#### [What is required]
Every entry should be copied exactly, with nothing added or dropped.

#### [Data extract]

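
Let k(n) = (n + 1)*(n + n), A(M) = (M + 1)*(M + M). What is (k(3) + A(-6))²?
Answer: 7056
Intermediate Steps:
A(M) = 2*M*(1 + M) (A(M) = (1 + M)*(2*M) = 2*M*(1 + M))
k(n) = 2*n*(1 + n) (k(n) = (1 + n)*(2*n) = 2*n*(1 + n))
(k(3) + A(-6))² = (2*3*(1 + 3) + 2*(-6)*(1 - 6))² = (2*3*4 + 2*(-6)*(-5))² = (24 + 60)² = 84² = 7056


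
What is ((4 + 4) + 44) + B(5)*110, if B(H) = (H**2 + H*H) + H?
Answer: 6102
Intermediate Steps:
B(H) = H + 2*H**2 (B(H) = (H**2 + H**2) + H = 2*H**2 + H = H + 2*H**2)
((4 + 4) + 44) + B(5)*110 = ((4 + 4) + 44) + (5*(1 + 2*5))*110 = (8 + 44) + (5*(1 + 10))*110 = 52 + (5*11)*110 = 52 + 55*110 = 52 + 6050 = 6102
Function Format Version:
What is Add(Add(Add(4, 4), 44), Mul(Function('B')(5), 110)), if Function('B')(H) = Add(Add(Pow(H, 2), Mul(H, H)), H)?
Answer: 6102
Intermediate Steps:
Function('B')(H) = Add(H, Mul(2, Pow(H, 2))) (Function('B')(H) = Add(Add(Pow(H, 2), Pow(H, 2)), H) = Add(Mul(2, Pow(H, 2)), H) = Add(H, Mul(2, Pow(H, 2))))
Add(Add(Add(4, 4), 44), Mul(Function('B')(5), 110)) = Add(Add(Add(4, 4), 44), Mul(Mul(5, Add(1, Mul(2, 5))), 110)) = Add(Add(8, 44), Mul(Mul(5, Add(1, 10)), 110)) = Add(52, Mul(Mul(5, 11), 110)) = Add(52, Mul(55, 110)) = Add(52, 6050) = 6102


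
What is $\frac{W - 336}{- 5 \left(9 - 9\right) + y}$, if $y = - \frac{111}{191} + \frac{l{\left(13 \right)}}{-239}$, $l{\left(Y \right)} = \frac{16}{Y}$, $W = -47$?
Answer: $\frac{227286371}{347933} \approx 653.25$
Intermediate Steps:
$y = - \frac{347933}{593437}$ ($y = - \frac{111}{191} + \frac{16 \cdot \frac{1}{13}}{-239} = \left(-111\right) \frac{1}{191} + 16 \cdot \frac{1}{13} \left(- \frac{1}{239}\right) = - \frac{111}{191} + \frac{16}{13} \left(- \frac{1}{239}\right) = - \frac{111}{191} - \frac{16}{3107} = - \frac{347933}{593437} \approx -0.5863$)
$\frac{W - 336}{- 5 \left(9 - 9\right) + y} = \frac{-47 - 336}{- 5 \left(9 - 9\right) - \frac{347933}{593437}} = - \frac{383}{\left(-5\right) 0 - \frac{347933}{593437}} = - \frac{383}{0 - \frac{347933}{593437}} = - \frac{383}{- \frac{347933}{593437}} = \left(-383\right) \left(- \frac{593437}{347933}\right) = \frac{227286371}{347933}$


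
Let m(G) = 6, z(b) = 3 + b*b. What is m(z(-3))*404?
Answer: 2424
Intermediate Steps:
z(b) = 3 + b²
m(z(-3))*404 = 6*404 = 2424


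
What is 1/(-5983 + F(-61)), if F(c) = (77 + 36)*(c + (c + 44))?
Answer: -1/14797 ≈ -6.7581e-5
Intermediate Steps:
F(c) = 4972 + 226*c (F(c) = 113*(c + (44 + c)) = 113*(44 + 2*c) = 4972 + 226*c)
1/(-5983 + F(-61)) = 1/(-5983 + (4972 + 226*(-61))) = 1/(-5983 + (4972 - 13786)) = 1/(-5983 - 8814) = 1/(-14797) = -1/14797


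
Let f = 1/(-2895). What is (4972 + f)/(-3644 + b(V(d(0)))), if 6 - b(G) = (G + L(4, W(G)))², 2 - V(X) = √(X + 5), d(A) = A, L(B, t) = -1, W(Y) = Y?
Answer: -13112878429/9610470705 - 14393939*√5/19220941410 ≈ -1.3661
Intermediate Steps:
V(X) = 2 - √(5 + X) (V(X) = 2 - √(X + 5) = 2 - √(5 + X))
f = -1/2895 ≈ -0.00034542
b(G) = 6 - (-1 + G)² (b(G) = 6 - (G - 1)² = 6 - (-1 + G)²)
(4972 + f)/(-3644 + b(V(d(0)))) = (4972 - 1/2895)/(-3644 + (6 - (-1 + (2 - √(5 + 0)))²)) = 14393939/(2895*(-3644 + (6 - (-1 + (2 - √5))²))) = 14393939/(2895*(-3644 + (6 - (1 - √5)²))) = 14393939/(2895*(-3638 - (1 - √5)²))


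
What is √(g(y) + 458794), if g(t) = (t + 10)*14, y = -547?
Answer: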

#### [Your solution]
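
Let k(n) = (n + 1)*(n + n), A(M) = (M + 1)*(M + M). What is (k(3) + A(-6))²?
Answer: 7056
Intermediate Steps:
A(M) = 2*M*(1 + M) (A(M) = (1 + M)*(2*M) = 2*M*(1 + M))
k(n) = 2*n*(1 + n) (k(n) = (1 + n)*(2*n) = 2*n*(1 + n))
(k(3) + A(-6))² = (2*3*(1 + 3) + 2*(-6)*(1 - 6))² = (2*3*4 + 2*(-6)*(-5))² = (24 + 60)² = 84² = 7056


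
What is ((4 + 4) + 44) + B(5)*110, if B(H) = (H**2 + H*H) + H?
Answer: 6102
Intermediate Steps:
B(H) = H + 2*H**2 (B(H) = (H**2 + H**2) + H = 2*H**2 + H = H + 2*H**2)
((4 + 4) + 44) + B(5)*110 = ((4 + 4) + 44) + (5*(1 + 2*5))*110 = (8 + 44) + (5*(1 + 10))*110 = 52 + (5*11)*110 = 52 + 55*110 = 52 + 6050 = 6102
Function Format Version:
What is Add(Add(Add(4, 4), 44), Mul(Function('B')(5), 110)), if Function('B')(H) = Add(Add(Pow(H, 2), Mul(H, H)), H)?
Answer: 6102
Intermediate Steps:
Function('B')(H) = Add(H, Mul(2, Pow(H, 2))) (Function('B')(H) = Add(Add(Pow(H, 2), Pow(H, 2)), H) = Add(Mul(2, Pow(H, 2)), H) = Add(H, Mul(2, Pow(H, 2))))
Add(Add(Add(4, 4), 44), Mul(Function('B')(5), 110)) = Add(Add(Add(4, 4), 44), Mul(Mul(5, Add(1, Mul(2, 5))), 110)) = Add(Add(8, 44), Mul(Mul(5, Add(1, 10)), 110)) = Add(52, Mul(Mul(5, 11), 110)) = Add(52, Mul(55, 110)) = Add(52, 6050) = 6102


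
What is $\frac{W - 336}{- 5 \left(9 - 9\right) + y}$, if $y = - \frac{111}{191} + \frac{l{\left(13 \right)}}{-239}$, $l{\left(Y \right)} = \frac{16}{Y}$, $W = -47$?
Answer: $\frac{227286371}{347933} \approx 653.25$
Intermediate Steps:
$y = - \frac{347933}{593437}$ ($y = - \frac{111}{191} + \frac{16 \cdot \frac{1}{13}}{-239} = \left(-111\right) \frac{1}{191} + 16 \cdot \frac{1}{13} \left(- \frac{1}{239}\right) = - \frac{111}{191} + \frac{16}{13} \left(- \frac{1}{239}\right) = - \frac{111}{191} - \frac{16}{3107} = - \frac{347933}{593437} \approx -0.5863$)
$\frac{W - 336}{- 5 \left(9 - 9\right) + y} = \frac{-47 - 336}{- 5 \left(9 - 9\right) - \frac{347933}{593437}} = - \frac{383}{\left(-5\right) 0 - \frac{347933}{593437}} = - \frac{383}{0 - \frac{347933}{593437}} = - \frac{383}{- \frac{347933}{593437}} = \left(-383\right) \left(- \frac{593437}{347933}\right) = \frac{227286371}{347933}$


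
Let m(G) = 6, z(b) = 3 + b*b. What is m(z(-3))*404?
Answer: 2424
Intermediate Steps:
z(b) = 3 + b²
m(z(-3))*404 = 6*404 = 2424


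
What is 1/(-5983 + F(-61)), if F(c) = (77 + 36)*(c + (c + 44))?
Answer: -1/14797 ≈ -6.7581e-5
Intermediate Steps:
F(c) = 4972 + 226*c (F(c) = 113*(c + (44 + c)) = 113*(44 + 2*c) = 4972 + 226*c)
1/(-5983 + F(-61)) = 1/(-5983 + (4972 + 226*(-61))) = 1/(-5983 + (4972 - 13786)) = 1/(-5983 - 8814) = 1/(-14797) = -1/14797


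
Let f = 1/(-2895). What is (4972 + f)/(-3644 + b(V(d(0)))), if 6 - b(G) = (G + L(4, W(G)))², 2 - V(X) = √(X + 5), d(A) = A, L(B, t) = -1, W(Y) = Y?
Answer: -13112878429/9610470705 - 14393939*√5/19220941410 ≈ -1.3661
Intermediate Steps:
V(X) = 2 - √(5 + X) (V(X) = 2 - √(X + 5) = 2 - √(5 + X))
f = -1/2895 ≈ -0.00034542
b(G) = 6 - (-1 + G)² (b(G) = 6 - (G - 1)² = 6 - (-1 + G)²)
(4972 + f)/(-3644 + b(V(d(0)))) = (4972 - 1/2895)/(-3644 + (6 - (-1 + (2 - √(5 + 0)))²)) = 14393939/(2895*(-3644 + (6 - (-1 + (2 - √5))²))) = 14393939/(2895*(-3644 + (6 - (1 - √5)²))) = 14393939/(2895*(-3638 - (1 - √5)²))


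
What is √(g(y) + 458794), if g(t) = (t + 10)*14, y = -547?
Answer: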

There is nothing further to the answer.